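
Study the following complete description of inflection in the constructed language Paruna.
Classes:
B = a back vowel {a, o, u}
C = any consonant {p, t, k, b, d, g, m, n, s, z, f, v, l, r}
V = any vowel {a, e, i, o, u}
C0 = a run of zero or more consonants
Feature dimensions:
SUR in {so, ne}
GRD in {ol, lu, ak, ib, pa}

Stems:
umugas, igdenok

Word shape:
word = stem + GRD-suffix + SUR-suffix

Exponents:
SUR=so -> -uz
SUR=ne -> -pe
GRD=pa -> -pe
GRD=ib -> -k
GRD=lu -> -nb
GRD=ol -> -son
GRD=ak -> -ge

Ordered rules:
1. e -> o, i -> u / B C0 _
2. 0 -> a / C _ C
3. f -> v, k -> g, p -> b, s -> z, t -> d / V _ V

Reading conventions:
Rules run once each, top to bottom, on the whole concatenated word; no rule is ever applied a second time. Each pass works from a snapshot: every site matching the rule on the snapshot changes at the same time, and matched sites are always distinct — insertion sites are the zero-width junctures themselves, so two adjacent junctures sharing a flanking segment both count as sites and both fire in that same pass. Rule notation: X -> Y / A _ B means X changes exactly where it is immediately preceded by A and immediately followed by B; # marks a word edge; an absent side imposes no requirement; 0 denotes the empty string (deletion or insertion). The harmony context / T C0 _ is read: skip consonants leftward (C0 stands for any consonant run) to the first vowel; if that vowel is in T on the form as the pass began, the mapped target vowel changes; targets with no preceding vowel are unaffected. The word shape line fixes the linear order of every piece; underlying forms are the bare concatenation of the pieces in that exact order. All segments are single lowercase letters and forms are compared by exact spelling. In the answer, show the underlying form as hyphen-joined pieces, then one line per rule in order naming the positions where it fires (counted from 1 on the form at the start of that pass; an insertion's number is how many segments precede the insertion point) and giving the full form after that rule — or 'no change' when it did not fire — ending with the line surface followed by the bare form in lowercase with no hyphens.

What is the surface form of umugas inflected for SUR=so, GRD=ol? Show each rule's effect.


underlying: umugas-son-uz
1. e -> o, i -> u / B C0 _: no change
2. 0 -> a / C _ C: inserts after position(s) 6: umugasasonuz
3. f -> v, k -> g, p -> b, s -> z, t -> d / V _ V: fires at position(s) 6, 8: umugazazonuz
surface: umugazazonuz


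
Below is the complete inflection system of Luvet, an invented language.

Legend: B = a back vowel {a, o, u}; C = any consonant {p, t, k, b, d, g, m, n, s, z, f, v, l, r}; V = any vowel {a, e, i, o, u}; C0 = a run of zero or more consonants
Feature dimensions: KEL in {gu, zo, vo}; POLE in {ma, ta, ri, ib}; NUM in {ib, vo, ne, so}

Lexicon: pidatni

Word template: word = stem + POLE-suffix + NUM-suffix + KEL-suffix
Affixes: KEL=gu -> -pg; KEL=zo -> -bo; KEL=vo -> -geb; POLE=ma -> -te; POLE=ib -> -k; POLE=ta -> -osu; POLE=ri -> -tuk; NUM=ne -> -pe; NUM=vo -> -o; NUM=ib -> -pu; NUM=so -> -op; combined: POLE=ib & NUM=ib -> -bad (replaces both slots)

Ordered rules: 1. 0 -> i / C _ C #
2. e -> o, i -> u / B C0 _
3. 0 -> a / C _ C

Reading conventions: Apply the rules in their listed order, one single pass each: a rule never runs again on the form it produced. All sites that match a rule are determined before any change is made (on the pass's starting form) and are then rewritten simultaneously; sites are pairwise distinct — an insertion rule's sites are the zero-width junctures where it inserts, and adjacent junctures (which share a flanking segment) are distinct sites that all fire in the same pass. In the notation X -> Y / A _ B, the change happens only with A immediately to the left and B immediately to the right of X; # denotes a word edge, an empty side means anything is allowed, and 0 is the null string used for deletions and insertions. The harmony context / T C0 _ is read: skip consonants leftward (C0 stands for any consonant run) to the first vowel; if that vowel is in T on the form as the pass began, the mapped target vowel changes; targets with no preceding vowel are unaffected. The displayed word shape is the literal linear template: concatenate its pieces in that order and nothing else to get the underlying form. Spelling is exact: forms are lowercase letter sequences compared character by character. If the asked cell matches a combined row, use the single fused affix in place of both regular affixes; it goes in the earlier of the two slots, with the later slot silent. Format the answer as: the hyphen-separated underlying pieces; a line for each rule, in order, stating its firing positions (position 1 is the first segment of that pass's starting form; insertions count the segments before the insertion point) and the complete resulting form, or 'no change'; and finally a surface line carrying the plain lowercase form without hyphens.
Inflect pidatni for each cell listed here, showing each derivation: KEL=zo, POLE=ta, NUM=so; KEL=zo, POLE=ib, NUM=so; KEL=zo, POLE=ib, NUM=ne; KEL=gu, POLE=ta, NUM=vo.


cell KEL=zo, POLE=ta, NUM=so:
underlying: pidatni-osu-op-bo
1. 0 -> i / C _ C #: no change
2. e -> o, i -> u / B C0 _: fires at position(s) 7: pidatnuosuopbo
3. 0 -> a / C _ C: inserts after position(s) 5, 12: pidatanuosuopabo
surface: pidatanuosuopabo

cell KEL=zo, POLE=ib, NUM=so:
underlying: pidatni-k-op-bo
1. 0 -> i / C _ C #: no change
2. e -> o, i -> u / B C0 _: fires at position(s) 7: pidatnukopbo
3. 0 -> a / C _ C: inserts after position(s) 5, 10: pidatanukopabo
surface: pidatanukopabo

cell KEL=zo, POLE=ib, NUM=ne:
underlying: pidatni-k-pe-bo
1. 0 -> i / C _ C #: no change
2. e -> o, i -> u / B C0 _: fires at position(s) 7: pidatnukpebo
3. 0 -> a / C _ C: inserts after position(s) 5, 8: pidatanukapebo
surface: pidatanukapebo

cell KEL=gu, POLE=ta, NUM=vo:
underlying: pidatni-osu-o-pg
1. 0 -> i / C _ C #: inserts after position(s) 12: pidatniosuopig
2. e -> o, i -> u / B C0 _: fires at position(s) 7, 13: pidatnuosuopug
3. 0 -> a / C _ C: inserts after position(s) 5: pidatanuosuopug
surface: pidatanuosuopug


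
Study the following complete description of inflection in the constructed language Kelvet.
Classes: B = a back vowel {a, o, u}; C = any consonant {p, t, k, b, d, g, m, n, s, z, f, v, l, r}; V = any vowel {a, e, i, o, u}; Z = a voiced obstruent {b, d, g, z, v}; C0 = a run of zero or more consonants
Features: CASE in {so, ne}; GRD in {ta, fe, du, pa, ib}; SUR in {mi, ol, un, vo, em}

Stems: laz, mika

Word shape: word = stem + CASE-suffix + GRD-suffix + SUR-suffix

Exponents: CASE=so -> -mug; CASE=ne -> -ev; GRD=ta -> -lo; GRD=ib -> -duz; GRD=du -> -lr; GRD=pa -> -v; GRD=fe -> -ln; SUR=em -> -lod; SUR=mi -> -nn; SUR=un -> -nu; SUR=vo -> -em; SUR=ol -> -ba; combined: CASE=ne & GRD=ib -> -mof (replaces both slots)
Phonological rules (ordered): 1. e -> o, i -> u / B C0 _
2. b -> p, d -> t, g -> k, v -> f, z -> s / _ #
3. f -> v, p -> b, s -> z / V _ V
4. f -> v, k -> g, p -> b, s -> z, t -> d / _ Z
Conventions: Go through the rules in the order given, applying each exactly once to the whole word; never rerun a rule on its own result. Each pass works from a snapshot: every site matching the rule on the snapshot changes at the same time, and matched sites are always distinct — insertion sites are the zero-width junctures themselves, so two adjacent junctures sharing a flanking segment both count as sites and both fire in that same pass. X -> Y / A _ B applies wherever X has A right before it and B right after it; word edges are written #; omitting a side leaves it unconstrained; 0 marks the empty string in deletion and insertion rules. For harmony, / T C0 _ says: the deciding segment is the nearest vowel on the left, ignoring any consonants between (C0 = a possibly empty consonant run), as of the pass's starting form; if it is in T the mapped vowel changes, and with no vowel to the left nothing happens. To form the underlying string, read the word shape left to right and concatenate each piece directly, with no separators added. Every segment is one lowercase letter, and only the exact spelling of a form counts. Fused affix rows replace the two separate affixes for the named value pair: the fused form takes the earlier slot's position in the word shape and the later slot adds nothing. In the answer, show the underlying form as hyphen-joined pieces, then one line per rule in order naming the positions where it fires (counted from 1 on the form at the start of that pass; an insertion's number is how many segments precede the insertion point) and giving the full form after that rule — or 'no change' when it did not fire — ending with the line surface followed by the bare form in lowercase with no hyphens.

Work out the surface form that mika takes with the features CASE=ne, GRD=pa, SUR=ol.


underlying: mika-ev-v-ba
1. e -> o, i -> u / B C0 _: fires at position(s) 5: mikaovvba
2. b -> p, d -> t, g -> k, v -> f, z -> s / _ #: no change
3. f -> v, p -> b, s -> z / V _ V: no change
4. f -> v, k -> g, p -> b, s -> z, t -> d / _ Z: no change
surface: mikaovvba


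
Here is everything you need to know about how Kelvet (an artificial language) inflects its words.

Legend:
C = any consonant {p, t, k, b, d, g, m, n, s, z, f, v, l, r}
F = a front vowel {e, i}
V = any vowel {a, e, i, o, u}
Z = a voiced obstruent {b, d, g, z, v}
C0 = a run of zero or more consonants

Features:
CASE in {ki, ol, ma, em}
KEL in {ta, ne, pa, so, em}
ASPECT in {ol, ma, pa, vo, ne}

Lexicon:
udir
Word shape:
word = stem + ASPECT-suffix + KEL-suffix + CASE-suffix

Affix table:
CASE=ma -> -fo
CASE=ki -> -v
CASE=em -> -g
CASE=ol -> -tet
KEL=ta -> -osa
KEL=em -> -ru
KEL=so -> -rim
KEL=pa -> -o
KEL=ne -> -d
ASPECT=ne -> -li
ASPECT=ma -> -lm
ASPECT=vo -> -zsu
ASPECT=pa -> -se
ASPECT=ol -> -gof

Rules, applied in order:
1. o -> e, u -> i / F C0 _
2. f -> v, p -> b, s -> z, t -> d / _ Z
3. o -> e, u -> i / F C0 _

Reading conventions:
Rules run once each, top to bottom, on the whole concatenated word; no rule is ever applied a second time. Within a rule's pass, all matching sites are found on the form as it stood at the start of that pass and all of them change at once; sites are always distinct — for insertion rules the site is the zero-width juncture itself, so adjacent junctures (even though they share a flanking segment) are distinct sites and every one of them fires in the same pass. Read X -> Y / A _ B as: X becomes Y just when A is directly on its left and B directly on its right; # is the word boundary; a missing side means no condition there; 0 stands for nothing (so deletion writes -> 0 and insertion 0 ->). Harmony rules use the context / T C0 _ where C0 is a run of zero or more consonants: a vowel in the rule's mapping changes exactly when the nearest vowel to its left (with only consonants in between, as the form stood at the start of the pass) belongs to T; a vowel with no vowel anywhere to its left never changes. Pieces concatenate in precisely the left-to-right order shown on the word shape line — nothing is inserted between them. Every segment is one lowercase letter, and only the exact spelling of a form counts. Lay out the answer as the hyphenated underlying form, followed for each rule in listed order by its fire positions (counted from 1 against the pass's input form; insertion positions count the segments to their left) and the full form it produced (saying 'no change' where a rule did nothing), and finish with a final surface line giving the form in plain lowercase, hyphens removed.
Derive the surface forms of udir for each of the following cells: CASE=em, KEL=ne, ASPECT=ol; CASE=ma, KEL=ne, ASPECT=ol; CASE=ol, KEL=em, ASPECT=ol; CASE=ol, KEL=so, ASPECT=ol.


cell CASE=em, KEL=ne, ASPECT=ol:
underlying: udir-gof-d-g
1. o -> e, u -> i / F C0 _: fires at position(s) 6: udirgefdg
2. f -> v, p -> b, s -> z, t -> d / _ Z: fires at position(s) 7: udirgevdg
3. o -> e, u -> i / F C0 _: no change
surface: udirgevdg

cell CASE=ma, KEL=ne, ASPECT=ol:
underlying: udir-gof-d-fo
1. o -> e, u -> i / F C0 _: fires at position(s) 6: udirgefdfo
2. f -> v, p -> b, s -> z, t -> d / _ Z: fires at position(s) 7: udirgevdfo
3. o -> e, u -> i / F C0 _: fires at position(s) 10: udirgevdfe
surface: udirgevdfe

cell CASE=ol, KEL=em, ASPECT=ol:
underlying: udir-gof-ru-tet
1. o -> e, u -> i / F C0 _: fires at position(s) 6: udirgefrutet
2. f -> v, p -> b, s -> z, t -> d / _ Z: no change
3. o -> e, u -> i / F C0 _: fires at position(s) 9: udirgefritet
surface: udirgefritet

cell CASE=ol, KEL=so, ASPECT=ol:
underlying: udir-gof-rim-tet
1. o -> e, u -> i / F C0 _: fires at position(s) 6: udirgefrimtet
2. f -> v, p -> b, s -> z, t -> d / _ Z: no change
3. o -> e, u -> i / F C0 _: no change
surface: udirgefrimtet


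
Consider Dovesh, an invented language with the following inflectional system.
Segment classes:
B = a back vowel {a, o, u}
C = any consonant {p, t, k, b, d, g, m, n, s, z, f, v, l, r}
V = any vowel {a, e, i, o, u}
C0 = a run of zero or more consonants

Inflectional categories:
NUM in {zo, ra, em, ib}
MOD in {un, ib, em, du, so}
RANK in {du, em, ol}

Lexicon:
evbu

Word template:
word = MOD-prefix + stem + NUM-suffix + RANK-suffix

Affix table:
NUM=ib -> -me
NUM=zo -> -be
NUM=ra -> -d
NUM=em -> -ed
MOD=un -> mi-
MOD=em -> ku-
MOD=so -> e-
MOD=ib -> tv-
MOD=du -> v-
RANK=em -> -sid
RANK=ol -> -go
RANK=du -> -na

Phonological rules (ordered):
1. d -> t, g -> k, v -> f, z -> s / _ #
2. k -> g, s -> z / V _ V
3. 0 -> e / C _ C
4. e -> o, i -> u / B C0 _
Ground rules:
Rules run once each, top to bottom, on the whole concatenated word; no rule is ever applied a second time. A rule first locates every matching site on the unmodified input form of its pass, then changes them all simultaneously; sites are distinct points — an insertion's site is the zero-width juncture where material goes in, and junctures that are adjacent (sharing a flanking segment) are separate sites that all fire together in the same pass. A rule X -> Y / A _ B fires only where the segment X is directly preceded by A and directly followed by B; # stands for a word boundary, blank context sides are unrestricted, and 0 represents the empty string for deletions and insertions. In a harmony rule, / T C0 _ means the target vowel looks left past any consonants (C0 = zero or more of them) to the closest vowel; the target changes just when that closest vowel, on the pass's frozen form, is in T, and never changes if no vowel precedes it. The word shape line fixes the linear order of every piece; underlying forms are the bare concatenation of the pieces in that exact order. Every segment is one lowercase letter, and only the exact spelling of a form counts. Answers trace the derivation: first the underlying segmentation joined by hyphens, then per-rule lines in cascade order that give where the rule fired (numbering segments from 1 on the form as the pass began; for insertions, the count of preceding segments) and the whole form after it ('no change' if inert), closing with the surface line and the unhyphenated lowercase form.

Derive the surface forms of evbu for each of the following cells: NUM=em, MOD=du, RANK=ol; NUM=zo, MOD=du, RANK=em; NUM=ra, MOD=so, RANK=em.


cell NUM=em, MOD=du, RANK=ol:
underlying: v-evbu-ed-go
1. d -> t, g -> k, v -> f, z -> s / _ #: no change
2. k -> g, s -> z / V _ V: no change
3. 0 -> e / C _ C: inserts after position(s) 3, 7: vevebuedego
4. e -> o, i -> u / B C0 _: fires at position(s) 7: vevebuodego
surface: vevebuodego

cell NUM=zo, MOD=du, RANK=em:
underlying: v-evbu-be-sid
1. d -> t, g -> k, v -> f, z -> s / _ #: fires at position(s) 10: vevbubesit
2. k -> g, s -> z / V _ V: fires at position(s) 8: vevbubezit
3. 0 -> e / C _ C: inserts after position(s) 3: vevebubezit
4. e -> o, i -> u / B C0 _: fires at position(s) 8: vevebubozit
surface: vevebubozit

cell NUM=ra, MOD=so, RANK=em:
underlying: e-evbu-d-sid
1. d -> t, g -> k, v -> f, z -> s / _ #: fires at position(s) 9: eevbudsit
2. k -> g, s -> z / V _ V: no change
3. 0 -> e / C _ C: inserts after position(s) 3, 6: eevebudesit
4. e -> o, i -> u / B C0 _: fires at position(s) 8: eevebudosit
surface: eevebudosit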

########

▸ Activity
Tally the lines of the material that contain the word "language" and say the number, nothing more.

▸ Written reply
5